● **Brief**:
Entries must be copied exactly, with nothing left out.

(Collected data)
──────────

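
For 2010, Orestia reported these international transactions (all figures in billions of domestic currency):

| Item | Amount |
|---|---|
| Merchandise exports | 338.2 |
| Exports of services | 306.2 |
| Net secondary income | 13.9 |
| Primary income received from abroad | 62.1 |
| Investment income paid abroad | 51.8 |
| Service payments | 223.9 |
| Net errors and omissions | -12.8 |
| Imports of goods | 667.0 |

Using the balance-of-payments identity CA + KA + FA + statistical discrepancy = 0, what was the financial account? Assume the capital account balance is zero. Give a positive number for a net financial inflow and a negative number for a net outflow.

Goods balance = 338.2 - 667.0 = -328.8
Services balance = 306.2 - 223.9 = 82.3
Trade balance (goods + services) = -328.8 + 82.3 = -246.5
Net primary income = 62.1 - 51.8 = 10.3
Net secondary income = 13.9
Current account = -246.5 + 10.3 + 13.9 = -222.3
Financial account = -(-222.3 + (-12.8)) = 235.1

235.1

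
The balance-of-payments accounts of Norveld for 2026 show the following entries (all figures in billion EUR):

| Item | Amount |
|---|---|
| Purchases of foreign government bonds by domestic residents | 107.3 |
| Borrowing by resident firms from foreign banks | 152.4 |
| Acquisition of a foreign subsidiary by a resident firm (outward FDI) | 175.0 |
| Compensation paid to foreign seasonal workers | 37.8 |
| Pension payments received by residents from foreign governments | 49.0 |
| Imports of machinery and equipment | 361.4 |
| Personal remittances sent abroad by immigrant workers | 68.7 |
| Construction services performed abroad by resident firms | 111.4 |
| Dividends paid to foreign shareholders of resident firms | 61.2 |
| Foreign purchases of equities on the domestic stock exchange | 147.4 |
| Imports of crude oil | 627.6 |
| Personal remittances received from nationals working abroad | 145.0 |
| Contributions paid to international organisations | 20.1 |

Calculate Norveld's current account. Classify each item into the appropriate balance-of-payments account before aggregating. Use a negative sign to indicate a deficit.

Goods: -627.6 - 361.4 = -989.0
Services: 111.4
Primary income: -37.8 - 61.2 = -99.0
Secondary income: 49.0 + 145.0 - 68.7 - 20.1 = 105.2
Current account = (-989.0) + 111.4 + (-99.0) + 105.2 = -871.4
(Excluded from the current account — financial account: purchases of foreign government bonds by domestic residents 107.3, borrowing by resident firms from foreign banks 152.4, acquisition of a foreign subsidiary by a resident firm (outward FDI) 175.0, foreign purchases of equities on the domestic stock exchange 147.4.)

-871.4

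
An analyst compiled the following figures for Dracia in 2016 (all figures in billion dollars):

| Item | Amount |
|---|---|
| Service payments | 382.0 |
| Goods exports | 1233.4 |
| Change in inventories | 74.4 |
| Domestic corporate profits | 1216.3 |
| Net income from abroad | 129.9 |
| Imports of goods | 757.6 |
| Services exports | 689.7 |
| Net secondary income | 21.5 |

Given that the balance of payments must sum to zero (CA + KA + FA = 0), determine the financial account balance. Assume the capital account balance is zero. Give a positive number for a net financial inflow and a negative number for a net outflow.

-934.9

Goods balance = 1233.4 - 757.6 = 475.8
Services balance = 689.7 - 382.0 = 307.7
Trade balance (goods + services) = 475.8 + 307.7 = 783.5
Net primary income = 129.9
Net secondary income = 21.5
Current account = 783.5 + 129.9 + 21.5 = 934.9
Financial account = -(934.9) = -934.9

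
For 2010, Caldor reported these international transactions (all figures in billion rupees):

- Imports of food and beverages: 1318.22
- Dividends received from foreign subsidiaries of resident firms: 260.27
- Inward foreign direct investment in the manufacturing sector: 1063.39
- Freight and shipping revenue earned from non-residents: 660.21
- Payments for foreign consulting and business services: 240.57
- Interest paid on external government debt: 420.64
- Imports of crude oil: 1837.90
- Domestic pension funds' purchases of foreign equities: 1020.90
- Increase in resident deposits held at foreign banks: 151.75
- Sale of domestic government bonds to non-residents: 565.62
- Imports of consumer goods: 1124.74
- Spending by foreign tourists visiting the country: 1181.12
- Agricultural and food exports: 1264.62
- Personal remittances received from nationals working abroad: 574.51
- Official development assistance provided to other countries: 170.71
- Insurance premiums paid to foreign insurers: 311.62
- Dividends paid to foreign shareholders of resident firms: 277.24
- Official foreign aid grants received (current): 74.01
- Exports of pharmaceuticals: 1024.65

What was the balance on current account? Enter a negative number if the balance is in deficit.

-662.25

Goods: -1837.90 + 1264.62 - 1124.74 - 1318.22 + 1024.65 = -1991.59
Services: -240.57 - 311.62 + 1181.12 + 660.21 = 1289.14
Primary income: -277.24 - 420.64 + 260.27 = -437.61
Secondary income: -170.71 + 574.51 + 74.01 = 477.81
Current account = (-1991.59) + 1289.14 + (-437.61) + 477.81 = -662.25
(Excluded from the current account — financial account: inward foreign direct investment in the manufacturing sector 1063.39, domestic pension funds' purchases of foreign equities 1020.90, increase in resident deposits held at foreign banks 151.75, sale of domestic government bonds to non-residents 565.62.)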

──────────

● **Expected output**:
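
For 2010, Orestia reported these international transactions (all figures in billions of domestic currency):

| Item | Amount |
|---|---|
| Merchandise exports | 338.2 |
| Exports of services | 306.2 |
| Net secondary income | 13.9 |
| Primary income received from abroad | 62.1 |
| Investment income paid abroad | 51.8 |
| Service payments | 223.9 |
| Net errors and omissions | -12.8 |
| Imports of goods | 667.0 |

Using the balance-of-payments identity CA + KA + FA + statistical discrepancy = 0, what was the financial account? Assume the capital account balance is zero. Give a positive number for a net financial inflow and a negative number for a net outflow.

Goods balance = 338.2 - 667.0 = -328.8
Services balance = 306.2 - 223.9 = 82.3
Trade balance (goods + services) = -328.8 + 82.3 = -246.5
Net primary income = 62.1 - 51.8 = 10.3
Net secondary income = 13.9
Current account = -246.5 + 10.3 + 13.9 = -222.3
Financial account = -(-222.3 + (-12.8)) = 235.1

235.1

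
The balance-of-payments accounts of Norveld for 2026 show the following entries (all figures in billion EUR):

| Item | Amount |
|---|---|
| Purchases of foreign government bonds by domestic residents | 107.3 |
| Borrowing by resident firms from foreign banks | 152.4 |
| Acquisition of a foreign subsidiary by a resident firm (outward FDI) | 175.0 |
| Compensation paid to foreign seasonal workers | 37.8 |
| Pension payments received by residents from foreign governments | 49.0 |
| Imports of machinery and equipment | 361.4 |
| Personal remittances sent abroad by immigrant workers | 68.7 |
| Construction services performed abroad by resident firms | 111.4 |
| Dividends paid to foreign shareholders of resident firms | 61.2 |
| Foreign purchases of equities on the domestic stock exchange | 147.4 |
| Imports of crude oil | 627.6 |
| Personal remittances received from nationals working abroad | 145.0 |
| Contributions paid to international organisations | 20.1 |

Calculate Norveld's current account. Classify each item into the appropriate balance-of-payments account before aggregating. Use a negative sign to indicate a deficit.

Goods: -627.6 - 361.4 = -989.0
Services: 111.4
Primary income: -37.8 - 61.2 = -99.0
Secondary income: 49.0 + 145.0 - 68.7 - 20.1 = 105.2
Current account = (-989.0) + 111.4 + (-99.0) + 105.2 = -871.4
(Excluded from the current account — financial account: purchases of foreign government bonds by domestic residents 107.3, borrowing by resident firms from foreign banks 152.4, acquisition of a foreign subsidiary by a resident firm (outward FDI) 175.0, foreign purchases of equities on the domestic stock exchange 147.4.)

-871.4

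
An analyst compiled the following figures for Dracia in 2016 (all figures in billion dollars):

| Item | Amount |
|---|---|
| Service payments | 382.0 |
| Goods exports | 1233.4 |
| Change in inventories | 74.4 |
| Domestic corporate profits | 1216.3 |
| Net income from abroad | 129.9 |
| Imports of goods | 757.6 |
| Services exports | 689.7 |
| Net secondary income | 21.5 |

Given that the balance of payments must sum to zero (CA + KA + FA = 0), determine the financial account balance. Assume the capital account balance is zero. Give a positive number for a net financial inflow and a negative number for a net outflow.

-934.9

Goods balance = 1233.4 - 757.6 = 475.8
Services balance = 689.7 - 382.0 = 307.7
Trade balance (goods + services) = 475.8 + 307.7 = 783.5
Net primary income = 129.9
Net secondary income = 21.5
Current account = 783.5 + 129.9 + 21.5 = 934.9
Financial account = -(934.9) = -934.9

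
For 2010, Caldor reported these international transactions (all figures in billion rupees):

- Imports of food and beverages: 1318.22
- Dividends received from foreign subsidiaries of resident firms: 260.27
- Inward foreign direct investment in the manufacturing sector: 1063.39
- Freight and shipping revenue earned from non-residents: 660.21
- Payments for foreign consulting and business services: 240.57
- Interest paid on external government debt: 420.64
- Imports of crude oil: 1837.90
- Domestic pension funds' purchases of foreign equities: 1020.90
- Increase in resident deposits held at foreign banks: 151.75
- Sale of domestic government bonds to non-residents: 565.62
- Imports of consumer goods: 1124.74
- Spending by foreign tourists visiting the country: 1181.12
- Agricultural and food exports: 1264.62
- Personal remittances received from nationals working abroad: 574.51
- Official development assistance provided to other countries: 170.71
- Insurance premiums paid to foreign insurers: 311.62
- Dividends paid to foreign shareholders of resident firms: 277.24
- Official foreign aid grants received (current): 74.01
- Exports of pharmaceuticals: 1024.65

What was the balance on current account? Enter a negative number if the balance is in deficit.

-662.25

Goods: -1837.90 + 1264.62 - 1124.74 - 1318.22 + 1024.65 = -1991.59
Services: -240.57 - 311.62 + 1181.12 + 660.21 = 1289.14
Primary income: -277.24 - 420.64 + 260.27 = -437.61
Secondary income: -170.71 + 574.51 + 74.01 = 477.81
Current account = (-1991.59) + 1289.14 + (-437.61) + 477.81 = -662.25
(Excluded from the current account — financial account: inward foreign direct investment in the manufacturing sector 1063.39, domestic pension funds' purchases of foreign equities 1020.90, increase in resident deposits held at foreign banks 151.75, sale of domestic government bonds to non-residents 565.62.)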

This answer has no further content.